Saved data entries

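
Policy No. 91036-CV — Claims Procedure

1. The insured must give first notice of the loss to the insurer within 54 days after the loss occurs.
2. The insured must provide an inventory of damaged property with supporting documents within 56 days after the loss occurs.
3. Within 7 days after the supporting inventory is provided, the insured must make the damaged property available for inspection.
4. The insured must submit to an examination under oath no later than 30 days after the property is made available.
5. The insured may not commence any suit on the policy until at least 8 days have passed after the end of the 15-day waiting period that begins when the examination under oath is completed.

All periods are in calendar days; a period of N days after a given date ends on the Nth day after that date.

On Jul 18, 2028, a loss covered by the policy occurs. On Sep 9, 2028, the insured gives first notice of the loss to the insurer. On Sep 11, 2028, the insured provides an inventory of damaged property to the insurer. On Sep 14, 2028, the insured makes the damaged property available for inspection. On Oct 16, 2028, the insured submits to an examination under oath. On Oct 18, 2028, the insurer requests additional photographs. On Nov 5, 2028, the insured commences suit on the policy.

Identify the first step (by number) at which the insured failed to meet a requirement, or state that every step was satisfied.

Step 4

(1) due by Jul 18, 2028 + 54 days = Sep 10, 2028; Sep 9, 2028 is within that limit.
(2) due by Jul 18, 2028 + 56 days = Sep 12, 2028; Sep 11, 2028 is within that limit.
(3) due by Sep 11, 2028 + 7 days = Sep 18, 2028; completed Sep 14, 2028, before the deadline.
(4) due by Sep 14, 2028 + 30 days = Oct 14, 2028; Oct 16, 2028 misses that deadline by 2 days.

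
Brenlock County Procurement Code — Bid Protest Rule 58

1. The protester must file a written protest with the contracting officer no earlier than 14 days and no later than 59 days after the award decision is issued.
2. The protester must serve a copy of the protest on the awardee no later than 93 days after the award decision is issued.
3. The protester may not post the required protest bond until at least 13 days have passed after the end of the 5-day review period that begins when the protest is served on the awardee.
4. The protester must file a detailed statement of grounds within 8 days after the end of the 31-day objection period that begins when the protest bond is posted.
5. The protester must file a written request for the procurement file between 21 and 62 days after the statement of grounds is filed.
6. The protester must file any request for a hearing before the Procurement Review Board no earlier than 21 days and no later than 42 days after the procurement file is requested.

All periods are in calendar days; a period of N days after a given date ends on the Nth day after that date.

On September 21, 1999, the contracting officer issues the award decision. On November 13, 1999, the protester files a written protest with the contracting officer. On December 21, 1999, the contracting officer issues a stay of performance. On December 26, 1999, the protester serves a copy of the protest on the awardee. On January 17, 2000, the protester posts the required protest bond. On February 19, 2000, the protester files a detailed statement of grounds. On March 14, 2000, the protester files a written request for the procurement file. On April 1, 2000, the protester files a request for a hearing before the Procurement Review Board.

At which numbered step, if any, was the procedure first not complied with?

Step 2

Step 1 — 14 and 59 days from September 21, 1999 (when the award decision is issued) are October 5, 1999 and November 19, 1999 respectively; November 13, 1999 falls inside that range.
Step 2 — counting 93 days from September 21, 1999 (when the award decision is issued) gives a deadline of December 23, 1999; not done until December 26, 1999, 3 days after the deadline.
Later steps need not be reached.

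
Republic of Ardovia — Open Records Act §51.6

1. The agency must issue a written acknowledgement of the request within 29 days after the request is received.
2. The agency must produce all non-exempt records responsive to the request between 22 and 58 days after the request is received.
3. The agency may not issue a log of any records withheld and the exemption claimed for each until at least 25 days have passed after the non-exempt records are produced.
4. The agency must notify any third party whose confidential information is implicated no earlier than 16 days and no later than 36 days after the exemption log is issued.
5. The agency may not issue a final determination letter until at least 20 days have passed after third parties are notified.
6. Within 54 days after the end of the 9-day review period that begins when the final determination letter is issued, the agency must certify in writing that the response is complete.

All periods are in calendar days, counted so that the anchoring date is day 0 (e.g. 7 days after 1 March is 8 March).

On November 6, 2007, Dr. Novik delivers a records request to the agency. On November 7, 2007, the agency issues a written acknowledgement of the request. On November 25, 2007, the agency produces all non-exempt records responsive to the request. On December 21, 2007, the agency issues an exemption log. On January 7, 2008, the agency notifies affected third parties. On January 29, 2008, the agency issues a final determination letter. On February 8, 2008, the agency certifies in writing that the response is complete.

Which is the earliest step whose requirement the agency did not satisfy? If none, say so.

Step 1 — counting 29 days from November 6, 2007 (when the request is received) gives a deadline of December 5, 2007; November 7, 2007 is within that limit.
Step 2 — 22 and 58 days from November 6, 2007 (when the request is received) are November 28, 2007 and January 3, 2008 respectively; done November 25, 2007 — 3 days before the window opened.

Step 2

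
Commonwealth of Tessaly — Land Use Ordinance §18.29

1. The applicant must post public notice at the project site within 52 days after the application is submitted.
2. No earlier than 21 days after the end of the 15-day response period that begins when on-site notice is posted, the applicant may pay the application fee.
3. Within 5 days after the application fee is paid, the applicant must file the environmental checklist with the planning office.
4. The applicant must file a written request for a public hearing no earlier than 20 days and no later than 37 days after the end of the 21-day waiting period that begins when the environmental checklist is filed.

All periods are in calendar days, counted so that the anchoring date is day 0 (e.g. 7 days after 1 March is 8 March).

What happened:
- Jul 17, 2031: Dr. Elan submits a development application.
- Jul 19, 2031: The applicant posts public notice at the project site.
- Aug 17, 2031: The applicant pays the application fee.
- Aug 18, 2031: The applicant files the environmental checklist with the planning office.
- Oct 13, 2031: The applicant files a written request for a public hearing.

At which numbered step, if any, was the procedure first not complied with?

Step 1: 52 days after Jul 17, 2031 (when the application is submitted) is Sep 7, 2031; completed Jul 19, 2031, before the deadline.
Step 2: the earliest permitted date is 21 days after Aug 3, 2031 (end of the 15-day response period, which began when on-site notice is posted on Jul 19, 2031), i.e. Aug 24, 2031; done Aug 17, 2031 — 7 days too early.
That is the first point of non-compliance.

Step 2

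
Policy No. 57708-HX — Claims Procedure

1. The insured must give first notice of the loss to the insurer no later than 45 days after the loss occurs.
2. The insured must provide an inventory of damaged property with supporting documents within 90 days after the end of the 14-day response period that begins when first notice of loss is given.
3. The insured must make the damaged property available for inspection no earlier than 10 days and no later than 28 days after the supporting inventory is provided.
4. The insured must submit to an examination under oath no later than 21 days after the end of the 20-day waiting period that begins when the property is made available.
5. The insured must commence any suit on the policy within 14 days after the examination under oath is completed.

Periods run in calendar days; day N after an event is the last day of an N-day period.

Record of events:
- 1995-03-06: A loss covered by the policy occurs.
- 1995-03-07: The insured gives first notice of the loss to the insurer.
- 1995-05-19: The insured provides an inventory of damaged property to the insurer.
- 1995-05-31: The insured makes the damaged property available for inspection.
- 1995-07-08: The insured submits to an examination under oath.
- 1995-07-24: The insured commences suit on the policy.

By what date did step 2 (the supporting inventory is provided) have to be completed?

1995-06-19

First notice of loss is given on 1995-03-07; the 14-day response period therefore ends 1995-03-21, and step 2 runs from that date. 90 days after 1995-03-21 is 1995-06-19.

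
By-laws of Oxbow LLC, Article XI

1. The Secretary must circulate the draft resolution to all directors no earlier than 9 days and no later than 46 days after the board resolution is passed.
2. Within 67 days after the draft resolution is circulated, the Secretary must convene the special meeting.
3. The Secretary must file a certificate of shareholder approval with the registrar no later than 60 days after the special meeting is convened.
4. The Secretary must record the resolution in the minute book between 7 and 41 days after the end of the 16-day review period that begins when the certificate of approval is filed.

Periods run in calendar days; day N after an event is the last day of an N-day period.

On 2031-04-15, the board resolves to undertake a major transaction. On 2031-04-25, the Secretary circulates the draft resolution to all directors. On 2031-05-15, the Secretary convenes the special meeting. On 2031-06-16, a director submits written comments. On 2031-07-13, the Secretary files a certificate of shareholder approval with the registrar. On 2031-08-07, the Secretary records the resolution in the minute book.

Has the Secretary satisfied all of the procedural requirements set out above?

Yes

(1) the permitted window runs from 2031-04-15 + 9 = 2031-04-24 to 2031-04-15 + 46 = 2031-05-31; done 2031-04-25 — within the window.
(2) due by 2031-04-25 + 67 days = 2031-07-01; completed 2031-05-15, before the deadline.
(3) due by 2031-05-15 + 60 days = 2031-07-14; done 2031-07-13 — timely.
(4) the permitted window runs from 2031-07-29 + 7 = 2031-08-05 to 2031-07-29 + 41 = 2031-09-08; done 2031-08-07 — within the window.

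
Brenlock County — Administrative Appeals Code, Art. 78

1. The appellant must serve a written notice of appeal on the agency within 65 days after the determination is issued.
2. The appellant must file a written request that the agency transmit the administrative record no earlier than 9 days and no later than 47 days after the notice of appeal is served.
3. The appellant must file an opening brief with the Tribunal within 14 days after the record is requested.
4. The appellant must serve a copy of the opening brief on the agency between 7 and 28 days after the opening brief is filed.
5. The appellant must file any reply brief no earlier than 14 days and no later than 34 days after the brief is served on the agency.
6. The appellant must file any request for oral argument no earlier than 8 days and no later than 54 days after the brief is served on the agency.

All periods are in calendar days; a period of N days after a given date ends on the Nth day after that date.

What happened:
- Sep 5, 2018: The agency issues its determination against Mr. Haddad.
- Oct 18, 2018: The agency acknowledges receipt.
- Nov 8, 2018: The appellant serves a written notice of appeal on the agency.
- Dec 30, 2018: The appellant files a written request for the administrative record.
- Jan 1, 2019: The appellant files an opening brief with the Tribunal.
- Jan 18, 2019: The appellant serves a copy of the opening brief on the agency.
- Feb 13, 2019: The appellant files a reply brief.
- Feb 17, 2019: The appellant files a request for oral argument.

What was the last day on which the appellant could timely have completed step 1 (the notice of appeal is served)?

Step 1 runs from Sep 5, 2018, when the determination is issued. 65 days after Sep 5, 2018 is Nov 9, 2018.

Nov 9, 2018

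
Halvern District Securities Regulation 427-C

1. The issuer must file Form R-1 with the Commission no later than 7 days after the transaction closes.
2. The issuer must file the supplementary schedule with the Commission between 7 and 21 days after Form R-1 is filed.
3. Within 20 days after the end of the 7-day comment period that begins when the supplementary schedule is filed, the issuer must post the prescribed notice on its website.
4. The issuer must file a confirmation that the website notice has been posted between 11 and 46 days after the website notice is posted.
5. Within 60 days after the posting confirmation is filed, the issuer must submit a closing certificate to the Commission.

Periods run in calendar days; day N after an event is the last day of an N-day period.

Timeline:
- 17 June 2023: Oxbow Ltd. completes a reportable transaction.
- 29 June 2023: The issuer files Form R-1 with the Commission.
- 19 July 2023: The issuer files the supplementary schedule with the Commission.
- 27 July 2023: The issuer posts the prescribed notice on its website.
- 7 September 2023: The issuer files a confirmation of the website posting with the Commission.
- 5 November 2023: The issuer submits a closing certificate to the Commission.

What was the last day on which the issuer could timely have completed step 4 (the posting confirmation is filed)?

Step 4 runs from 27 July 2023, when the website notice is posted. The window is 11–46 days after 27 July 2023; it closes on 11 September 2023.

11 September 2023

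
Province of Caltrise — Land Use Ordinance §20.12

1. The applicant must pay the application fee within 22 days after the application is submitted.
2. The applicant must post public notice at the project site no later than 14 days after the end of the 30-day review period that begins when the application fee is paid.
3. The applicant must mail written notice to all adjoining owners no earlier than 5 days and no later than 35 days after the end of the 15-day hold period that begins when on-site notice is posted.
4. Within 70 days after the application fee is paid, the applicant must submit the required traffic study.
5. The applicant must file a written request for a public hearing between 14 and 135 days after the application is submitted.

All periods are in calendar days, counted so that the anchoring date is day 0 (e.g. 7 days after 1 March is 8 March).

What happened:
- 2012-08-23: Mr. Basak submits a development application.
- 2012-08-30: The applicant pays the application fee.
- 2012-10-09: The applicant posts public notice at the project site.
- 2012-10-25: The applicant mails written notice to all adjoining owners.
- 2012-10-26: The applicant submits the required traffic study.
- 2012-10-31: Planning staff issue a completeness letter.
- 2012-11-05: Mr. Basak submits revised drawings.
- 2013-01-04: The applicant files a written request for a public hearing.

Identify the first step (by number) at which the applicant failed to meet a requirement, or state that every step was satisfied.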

> [Exercise objective]
Reproduce exactly the line that contains "1. The applicant must pay" together with each line after it to the end of the entries; include no other lines.

> [Task result]
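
1. The applicant must pay the application fee within 22 days after the application is submitted.
2. The applicant must post public notice at the project site no later than 14 days after the end of the 30-day review period that begins when the application fee is paid.
3. The applicant must mail written notice to all adjoining owners no earlier than 5 days and no later than 35 days after the end of the 15-day hold period that begins when on-site notice is posted.
4. Within 70 days after the application fee is paid, the applicant must submit the required traffic study.
5. The applicant must file a written request for a public hearing between 14 and 135 days after the application is submitted.

All periods are in calendar days, counted so that the anchoring date is day 0 (e.g. 7 days after 1 March is 8 March).

What happened:
- 2012-08-23: Mr. Basak submits a development application.
- 2012-08-30: The applicant pays the application fee.
- 2012-10-09: The applicant posts public notice at the project site.
- 2012-10-25: The applicant mails written notice to all adjoining owners.
- 2012-10-26: The applicant submits the required traffic study.
- 2012-10-31: Planning staff issue a completeness letter.
- 2012-11-05: Mr. Basak submits revised drawings.
- 2013-01-04: The applicant files a written request for a public hearing.

Identify the first step (by number) at which the applicant failed to meet a requirement, or state that every step was satisfied.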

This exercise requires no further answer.